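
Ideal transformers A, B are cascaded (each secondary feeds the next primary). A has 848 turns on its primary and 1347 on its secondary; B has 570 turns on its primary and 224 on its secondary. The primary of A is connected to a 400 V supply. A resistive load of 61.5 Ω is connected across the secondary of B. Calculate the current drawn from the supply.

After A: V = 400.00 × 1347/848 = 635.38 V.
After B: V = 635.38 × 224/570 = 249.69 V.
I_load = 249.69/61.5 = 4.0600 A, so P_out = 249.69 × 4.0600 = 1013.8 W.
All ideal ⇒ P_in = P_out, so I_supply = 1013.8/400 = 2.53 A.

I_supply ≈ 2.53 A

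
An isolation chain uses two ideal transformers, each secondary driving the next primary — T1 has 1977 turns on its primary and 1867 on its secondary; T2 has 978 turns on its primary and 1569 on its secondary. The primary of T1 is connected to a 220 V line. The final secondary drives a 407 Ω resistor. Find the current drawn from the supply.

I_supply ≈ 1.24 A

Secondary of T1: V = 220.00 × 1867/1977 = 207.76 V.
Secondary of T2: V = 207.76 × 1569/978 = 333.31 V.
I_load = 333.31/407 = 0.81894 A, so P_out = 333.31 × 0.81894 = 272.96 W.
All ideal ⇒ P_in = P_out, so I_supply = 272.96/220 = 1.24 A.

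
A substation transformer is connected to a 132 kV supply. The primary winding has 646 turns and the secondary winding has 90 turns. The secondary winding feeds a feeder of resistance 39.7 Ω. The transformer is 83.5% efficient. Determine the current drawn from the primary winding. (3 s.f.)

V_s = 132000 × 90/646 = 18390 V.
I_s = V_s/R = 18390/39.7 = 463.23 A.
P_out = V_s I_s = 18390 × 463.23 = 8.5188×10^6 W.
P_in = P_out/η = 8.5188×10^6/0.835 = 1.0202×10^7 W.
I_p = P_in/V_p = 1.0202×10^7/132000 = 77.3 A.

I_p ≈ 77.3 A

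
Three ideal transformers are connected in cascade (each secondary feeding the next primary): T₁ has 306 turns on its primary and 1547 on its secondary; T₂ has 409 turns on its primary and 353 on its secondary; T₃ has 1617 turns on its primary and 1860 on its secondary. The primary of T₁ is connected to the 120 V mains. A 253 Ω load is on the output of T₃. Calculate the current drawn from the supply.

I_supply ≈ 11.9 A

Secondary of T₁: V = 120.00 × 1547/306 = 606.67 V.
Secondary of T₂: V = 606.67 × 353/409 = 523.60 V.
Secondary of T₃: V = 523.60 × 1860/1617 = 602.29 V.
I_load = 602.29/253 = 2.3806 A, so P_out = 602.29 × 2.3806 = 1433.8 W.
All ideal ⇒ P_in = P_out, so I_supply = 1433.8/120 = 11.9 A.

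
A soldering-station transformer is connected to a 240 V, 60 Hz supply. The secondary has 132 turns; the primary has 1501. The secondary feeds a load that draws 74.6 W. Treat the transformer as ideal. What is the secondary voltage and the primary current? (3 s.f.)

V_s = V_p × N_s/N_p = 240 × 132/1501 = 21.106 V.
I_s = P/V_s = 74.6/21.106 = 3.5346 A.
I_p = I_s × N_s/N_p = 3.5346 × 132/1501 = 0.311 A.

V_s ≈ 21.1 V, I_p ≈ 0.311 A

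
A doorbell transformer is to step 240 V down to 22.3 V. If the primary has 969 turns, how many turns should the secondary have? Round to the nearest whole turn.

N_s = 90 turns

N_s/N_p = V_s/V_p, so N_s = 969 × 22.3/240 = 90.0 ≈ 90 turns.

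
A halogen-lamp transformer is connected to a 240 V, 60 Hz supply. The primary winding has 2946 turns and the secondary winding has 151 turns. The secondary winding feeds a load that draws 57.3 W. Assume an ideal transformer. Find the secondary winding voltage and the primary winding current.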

════════

> _TASK PROMPT_
The reply must hold exactly the lines from the one containing "A substation transformer" to the last line of the entries, and nothing more.

> _RESULT BELOW_
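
A substation transformer is connected to a 132 kV supply. The primary winding has 646 turns and the secondary winding has 90 turns. The secondary winding feeds a feeder of resistance 39.7 Ω. The transformer is 83.5% efficient. Determine the current drawn from the primary winding. (3 s.f.)

V_s = 132000 × 90/646 = 18390 V.
I_s = V_s/R = 18390/39.7 = 463.23 A.
P_out = V_s I_s = 18390 × 463.23 = 8.5188×10^6 W.
P_in = P_out/η = 8.5188×10^6/0.835 = 1.0202×10^7 W.
I_p = P_in/V_p = 1.0202×10^7/132000 = 77.3 A.

I_p ≈ 77.3 A

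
Three ideal transformers are connected in cascade (each secondary feeding the next primary): T₁ has 306 turns on its primary and 1547 on its secondary; T₂ has 409 turns on its primary and 353 on its secondary; T₃ has 1617 turns on its primary and 1860 on its secondary. The primary of T₁ is connected to the 120 V mains. A 253 Ω load is on the output of T₃. Calculate the current drawn from the supply.

I_supply ≈ 11.9 A

Secondary of T₁: V = 120.00 × 1547/306 = 606.67 V.
Secondary of T₂: V = 606.67 × 353/409 = 523.60 V.
Secondary of T₃: V = 523.60 × 1860/1617 = 602.29 V.
I_load = 602.29/253 = 2.3806 A, so P_out = 602.29 × 2.3806 = 1433.8 W.
All ideal ⇒ P_in = P_out, so I_supply = 1433.8/120 = 11.9 A.

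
A soldering-station transformer is connected to a 240 V, 60 Hz supply. The secondary has 132 turns; the primary has 1501. The secondary feeds a load that draws 74.6 W. Treat the transformer as ideal. What is the secondary voltage and the primary current? (3 s.f.)

V_s = V_p × N_s/N_p = 240 × 132/1501 = 21.106 V.
I_s = P/V_s = 74.6/21.106 = 3.5346 A.
I_p = I_s × N_s/N_p = 3.5346 × 132/1501 = 0.311 A.

V_s ≈ 21.1 V, I_p ≈ 0.311 A

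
A doorbell transformer is to step 240 V down to 22.3 V. If the primary has 969 turns, how many turns should the secondary have? Round to the nearest whole turn.

N_s = 90 turns

N_s/N_p = V_s/V_p, so N_s = 969 × 22.3/240 = 90.0 ≈ 90 turns.

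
A halogen-lamp transformer is connected to a 240 V, 60 Hz supply. The primary winding has 2946 turns and the secondary winding has 151 turns. The secondary winding feeds a load that draws 57.3 W. Assume an ideal transformer. Find the secondary winding voltage and the primary winding current.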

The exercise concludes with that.